What is required: What is needed is a word-for-word copy of the records below.

Material to process:
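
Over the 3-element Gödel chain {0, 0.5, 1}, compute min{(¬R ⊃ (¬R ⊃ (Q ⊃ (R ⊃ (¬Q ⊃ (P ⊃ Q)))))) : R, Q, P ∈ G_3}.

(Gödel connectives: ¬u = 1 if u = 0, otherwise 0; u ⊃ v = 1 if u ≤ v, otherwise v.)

1.00

Every assignment gives 1. For instance at R = 0, Q = 0, P = 0:
  ¬R: Gödel ¬ of 0 = 1 (operand is 0)
  ¬R: Gödel ¬ of 0 = 1 (operand is 0)
  ¬Q: Gödel ¬ of 0 = 1 (operand is 0)
  (P ⊃ Q): 0 ≤ 0, so result = 1
  (¬Q ⊃ (P ⊃ Q)): 1 ≤ 1, so result = 1
  (R ⊃ (¬Q ⊃ (P ⊃ Q))): 0 ≤ 1, so result = 1
  (Q ⊃ (R ⊃ (¬Q ⊃ (P ⊃ Q)))): 0 ≤ 1, so result = 1
  (¬R ⊃ (Q ⊃ (R ⊃ (¬Q ⊃ (P ⊃ Q))))): 1 ≤ 1, so result = 1
  (¬R ⊃ (¬R ⊃ (Q ⊃ (R ⊃ (¬Q ⊃ (P ⊃ Q)))))): 1 ≤ 1, so result = 1
All 27 assignments give value 1 — the formula is a G_3-tautology.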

Result:
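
Over the 3-element Gödel chain {0, 0.5, 1}, compute min{(¬R ⊃ (¬R ⊃ (Q ⊃ (R ⊃ (¬Q ⊃ (P ⊃ Q)))))) : R, Q, P ∈ G_3}.

(Gödel connectives: ¬u = 1 if u = 0, otherwise 0; u ⊃ v = 1 if u ≤ v, otherwise v.)

1.00

Every assignment gives 1. For instance at R = 0, Q = 0, P = 0:
  ¬R: Gödel ¬ of 0 = 1 (operand is 0)
  ¬R: Gödel ¬ of 0 = 1 (operand is 0)
  ¬Q: Gödel ¬ of 0 = 1 (operand is 0)
  (P ⊃ Q): 0 ≤ 0, so result = 1
  (¬Q ⊃ (P ⊃ Q)): 1 ≤ 1, so result = 1
  (R ⊃ (¬Q ⊃ (P ⊃ Q))): 0 ≤ 1, so result = 1
  (Q ⊃ (R ⊃ (¬Q ⊃ (P ⊃ Q)))): 0 ≤ 1, so result = 1
  (¬R ⊃ (Q ⊃ (R ⊃ (¬Q ⊃ (P ⊃ Q))))): 1 ≤ 1, so result = 1
  (¬R ⊃ (¬R ⊃ (Q ⊃ (R ⊃ (¬Q ⊃ (P ⊃ Q)))))): 1 ≤ 1, so result = 1
All 27 assignments give value 1 — the formula is a G_3-tautology.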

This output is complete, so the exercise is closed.